> [Task statement]
Stop at the line containing "Master key K = 0x115": every line of the listing from the first up to that one must be set down exactly.

== The input

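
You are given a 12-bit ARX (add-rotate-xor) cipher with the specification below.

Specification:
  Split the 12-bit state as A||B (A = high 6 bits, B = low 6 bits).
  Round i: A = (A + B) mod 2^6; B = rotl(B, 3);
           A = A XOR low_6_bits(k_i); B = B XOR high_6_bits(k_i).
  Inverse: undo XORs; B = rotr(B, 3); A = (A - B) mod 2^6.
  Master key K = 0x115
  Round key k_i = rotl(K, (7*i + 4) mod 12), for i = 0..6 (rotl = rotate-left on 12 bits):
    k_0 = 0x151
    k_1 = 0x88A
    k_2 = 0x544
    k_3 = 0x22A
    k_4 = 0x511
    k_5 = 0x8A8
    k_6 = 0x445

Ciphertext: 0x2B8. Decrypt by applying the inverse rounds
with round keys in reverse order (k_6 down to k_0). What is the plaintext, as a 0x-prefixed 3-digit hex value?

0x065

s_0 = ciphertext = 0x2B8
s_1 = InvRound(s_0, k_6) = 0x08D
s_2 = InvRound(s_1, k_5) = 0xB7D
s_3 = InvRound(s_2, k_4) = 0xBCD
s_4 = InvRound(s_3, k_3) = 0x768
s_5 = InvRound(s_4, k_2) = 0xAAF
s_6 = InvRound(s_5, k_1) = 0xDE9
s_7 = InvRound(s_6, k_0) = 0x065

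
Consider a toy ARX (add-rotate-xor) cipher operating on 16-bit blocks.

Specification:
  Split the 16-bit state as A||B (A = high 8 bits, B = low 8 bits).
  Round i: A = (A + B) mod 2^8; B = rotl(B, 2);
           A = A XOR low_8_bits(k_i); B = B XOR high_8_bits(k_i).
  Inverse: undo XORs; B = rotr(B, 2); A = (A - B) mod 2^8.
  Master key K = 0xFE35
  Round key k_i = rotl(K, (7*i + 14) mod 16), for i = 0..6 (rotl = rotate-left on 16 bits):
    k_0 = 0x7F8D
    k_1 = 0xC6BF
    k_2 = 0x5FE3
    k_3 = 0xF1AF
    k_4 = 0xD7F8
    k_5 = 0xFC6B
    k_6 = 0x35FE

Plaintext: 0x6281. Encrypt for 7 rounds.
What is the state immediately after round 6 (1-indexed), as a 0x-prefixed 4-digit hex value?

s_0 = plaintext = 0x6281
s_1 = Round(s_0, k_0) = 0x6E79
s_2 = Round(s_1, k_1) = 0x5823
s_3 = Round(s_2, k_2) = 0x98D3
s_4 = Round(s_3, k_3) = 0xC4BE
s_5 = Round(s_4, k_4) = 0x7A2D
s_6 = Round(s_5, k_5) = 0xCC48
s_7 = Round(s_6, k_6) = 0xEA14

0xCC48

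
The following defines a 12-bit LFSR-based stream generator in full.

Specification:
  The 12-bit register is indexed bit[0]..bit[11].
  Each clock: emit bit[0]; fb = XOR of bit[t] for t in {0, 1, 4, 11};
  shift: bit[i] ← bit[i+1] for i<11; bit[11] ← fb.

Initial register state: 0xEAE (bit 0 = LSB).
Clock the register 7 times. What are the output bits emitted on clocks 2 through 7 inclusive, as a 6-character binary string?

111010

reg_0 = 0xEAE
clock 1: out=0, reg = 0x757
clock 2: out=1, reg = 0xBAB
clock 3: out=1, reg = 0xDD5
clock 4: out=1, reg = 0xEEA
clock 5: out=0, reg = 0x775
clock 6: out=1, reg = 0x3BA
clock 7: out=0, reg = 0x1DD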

====

> [Answer space]
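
You are given a 12-bit ARX (add-rotate-xor) cipher with the specification below.

Specification:
  Split the 12-bit state as A||B (A = high 6 bits, B = low 6 bits).
  Round i: A = (A + B) mod 2^6; B = rotl(B, 3);
           A = A XOR low_6_bits(k_i); B = B XOR high_6_bits(k_i).
  Inverse: undo XORs; B = rotr(B, 3); A = (A - B) mod 2^6.
  Master key K = 0x115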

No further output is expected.